= YOUR INSTRUCTIONS =
A faithful, word-for-word transcription of all the data is what is needed.

= Stored data =
━━━━━━

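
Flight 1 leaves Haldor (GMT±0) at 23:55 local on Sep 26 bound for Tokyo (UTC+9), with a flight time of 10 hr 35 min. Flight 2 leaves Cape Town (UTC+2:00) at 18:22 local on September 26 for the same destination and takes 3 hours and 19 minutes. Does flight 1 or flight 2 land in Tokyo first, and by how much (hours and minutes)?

Flight 1 departs at 23:55 UTC (Sep 26).
+10 hours 35 minutes → arrive 10:30 UTC on Sep 27.
Flight 2 in UTC: 18:22 − 2:00 = 16:22 on Sep 26.
+3 hours and 19 minutes → arrive 19:41 UTC on Sep 26.
Flight 2 lands earlier by 14 hours 49 minutes.

the second, by 14 hours 49 minutes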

━━━━━━

= EXERCISE RESPONSE =
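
Flight 1 leaves Haldor (GMT±0) at 23:55 local on Sep 26 bound for Tokyo (UTC+9), with a flight time of 10 hr 35 min. Flight 2 leaves Cape Town (UTC+2:00) at 18:22 local on September 26 for the same destination and takes 3 hours and 19 minutes. Does flight 1 or flight 2 land in Tokyo first, and by how much (hours and minutes)?

Flight 1 departs at 23:55 UTC (Sep 26).
+10 hours 35 minutes → arrive 10:30 UTC on Sep 27.
Flight 2 in UTC: 18:22 − 2:00 = 16:22 on Sep 26.
+3 hours and 19 minutes → arrive 19:41 UTC on Sep 26.
Flight 2 lands earlier by 14 hours 49 minutes.

the second, by 14 hours 49 minutes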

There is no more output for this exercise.